BEGIN

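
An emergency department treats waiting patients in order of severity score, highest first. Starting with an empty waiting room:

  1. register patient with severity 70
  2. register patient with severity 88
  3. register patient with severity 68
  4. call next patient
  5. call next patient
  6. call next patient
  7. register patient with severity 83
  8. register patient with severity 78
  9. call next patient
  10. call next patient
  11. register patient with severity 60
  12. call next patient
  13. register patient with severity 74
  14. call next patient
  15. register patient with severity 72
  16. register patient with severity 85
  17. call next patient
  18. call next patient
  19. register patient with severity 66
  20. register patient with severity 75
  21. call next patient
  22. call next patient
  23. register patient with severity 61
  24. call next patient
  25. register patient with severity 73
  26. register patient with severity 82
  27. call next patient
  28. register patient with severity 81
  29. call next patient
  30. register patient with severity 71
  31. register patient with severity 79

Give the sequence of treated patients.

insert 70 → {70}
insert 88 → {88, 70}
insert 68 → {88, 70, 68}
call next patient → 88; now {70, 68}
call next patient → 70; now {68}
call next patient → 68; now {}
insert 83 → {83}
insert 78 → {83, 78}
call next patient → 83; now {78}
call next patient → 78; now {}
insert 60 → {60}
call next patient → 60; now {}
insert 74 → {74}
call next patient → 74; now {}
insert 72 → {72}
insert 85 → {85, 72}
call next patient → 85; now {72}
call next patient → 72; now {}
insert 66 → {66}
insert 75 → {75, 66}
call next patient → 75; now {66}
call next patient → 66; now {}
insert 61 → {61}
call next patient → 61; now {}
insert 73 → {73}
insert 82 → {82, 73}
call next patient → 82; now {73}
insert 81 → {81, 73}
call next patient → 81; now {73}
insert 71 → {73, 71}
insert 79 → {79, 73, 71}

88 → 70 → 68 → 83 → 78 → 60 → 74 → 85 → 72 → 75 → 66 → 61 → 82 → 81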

END

PROBLEM DETAILS:
Write out only the lines that run from the line containing "13. register patient with severity 74" through the line containing "31. register patient with severity 79", both included, exactly as they appear above.

ANSWER TO THE EXERCISE:
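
  13. register patient with severity 74
  14. call next patient
  15. register patient with severity 72
  16. register patient with severity 85
  17. call next patient
  18. call next patient
  19. register patient with severity 66
  20. register patient with severity 75
  21. call next patient
  22. call next patient
  23. register patient with severity 61
  24. call next patient
  25. register patient with severity 73
  26. register patient with severity 82
  27. call next patient
  28. register patient with severity 81
  29. call next patient
  30. register patient with severity 71
  31. register patient with severity 79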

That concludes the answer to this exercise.